◆ **Data extract**:
══════

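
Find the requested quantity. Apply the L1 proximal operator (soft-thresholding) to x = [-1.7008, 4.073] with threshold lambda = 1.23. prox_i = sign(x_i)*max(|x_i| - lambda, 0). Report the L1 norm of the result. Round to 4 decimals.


Soft-thresholding with lambda = 1.23:
prox(-1.7008) = sign(-1.7008)*max(|-1.7008| - 1.23, 0) = -0.4708
prox(4.073) = sign(4.073)*max(|4.073| - 1.23, 0) = 2.843
prox(x) = [-0.4708, 2.843]
||prox(x)||_1 = 0.4708 + 2.843 = 3.3138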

══════

◆ **What you are asked to do**: Please write out the entries exactly, keeping every line intact.

◆ **Response area**:
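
Find the requested quantity. Apply the L1 proximal operator (soft-thresholding) to x = [-1.7008, 4.073] with threshold lambda = 1.23. prox_i = sign(x_i)*max(|x_i| - lambda, 0). Report the L1 norm of the result. Round to 4 decimals.


Soft-thresholding with lambda = 1.23:
prox(-1.7008) = sign(-1.7008)*max(|-1.7008| - 1.23, 0) = -0.4708
prox(4.073) = sign(4.073)*max(|4.073| - 1.23, 0) = 2.843
prox(x) = [-0.4708, 2.843]
||prox(x)||_1 = 0.4708 + 2.843 = 3.3138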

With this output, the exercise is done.